Work required:
Up to and including the line with "Round the corner", please set down the entries below exactly, starting from the first line.

Records shown:

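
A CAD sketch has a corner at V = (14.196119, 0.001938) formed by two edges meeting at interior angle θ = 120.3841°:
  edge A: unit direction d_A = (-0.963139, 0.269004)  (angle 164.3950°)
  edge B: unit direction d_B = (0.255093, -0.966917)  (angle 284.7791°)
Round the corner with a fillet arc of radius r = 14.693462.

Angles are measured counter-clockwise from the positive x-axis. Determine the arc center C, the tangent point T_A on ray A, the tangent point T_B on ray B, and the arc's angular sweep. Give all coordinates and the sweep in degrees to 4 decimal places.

center=(2.1361,-11.8855) T_A=(6.0887,2.2663) T_B=(16.3434,-8.1373) sweep=59.6159

bisector direction at 224.5871° = (-0.712185,-0.701992)
center distance |VC| = r/sin(θ/2) = 14.693462/sin(60.1921°) = 16.933873
C = V + |VC|·bis = (2.1361,-11.8855)
T_A = V + ((C−V)·d_A)·d_A = V + 8.4177·d_A = (6.0887,2.2663)
T_B = V + ((C−V)·d_B)·d_B = V + 8.4177·d_B = (16.3434,-8.1373)
sweep = 180° − θ = 59.6159°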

Task answer:
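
A CAD sketch has a corner at V = (14.196119, 0.001938) formed by two edges meeting at interior angle θ = 120.3841°:
  edge A: unit direction d_A = (-0.963139, 0.269004)  (angle 164.3950°)
  edge B: unit direction d_B = (0.255093, -0.966917)  (angle 284.7791°)
Round the corner with a fillet arc of radius r = 14.693462.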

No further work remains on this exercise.